* **Provided records**
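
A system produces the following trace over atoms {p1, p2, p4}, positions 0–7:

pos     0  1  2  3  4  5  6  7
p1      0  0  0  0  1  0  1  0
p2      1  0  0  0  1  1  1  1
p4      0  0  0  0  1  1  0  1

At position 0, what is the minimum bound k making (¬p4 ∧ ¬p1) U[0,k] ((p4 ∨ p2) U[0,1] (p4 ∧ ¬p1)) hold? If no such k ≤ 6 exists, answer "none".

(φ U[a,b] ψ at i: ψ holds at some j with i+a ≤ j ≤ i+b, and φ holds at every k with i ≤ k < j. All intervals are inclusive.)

Need earliest j ≥ 0 with ((p4 ∨ p2) U[0,1] (p4 ∧ ¬p1)), and (¬p4 ∧ ¬p1) at every k in [0,j-1].
  j=0: rhs fails.
  j=1: rhs fails.
  j=2: rhs fails.
  j=3: rhs fails.
  j=4: rhs holds; lhs holds on [0,3]. k = 4.

4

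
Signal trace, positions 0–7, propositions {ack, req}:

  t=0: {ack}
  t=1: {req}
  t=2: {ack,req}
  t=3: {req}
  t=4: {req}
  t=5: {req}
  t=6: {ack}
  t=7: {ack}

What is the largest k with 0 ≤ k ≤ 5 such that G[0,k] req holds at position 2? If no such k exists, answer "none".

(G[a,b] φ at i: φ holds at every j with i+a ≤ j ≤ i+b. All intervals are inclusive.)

req must hold from j=2 onward; find where it first fails.
  j=2: holds
  j=3: holds
  j=4: holds
  j=5: holds
  j=6: fails
Holds on [2,5], so largest k = 3.

3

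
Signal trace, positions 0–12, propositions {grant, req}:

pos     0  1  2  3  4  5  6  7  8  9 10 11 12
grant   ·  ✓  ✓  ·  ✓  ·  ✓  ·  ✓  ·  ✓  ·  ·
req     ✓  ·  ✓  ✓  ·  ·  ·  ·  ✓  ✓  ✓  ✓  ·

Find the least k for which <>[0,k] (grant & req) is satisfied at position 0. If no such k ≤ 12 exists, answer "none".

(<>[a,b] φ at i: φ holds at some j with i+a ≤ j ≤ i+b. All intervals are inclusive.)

Scan j = 0,1,… for (grant & req):
  j=0: fails
  j=1: fails
  j=2: holds
First hit at j=2, so smallest k = 2-0 = 2.

2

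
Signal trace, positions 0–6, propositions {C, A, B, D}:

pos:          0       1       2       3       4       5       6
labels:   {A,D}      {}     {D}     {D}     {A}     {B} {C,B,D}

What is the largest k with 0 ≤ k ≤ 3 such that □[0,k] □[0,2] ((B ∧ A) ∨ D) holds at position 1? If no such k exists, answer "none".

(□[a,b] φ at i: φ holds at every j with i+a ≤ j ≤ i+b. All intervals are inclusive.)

none

□[0,2] ((B ∧ A) ∨ D) must hold from j=1 onward; find where it first fails.
  j=1: fails → no k works.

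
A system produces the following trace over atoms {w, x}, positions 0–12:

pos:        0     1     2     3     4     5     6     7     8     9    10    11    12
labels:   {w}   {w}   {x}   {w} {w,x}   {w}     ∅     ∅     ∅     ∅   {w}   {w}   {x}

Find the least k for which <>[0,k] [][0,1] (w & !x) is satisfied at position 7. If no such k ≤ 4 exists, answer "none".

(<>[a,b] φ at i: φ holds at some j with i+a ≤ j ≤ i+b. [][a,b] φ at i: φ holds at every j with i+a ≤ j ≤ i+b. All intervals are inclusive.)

3

Scan j = 7,8,… for [][0,1] (w & !x):
  j=7: fails
  j=8: fails
  j=9: fails
  j=10: holds
First hit at j=10, so smallest k = 10-7 = 3.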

* **Problem to work on**
Copy only the stretch running from the line containing "i+b. [][a,b] φ" to the final line of the entries, both ends included, exactly as it stands.

* **Your response**
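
(<>[a,b] φ at i: φ holds at some j with i+a ≤ j ≤ i+b. [][a,b] φ at i: φ holds at every j with i+a ≤ j ≤ i+b. All intervals are inclusive.)

3

Scan j = 7,8,… for [][0,1] (w & !x):
  j=7: fails
  j=8: fails
  j=9: fails
  j=10: holds
First hit at j=10, so smallest k = 10-7 = 3.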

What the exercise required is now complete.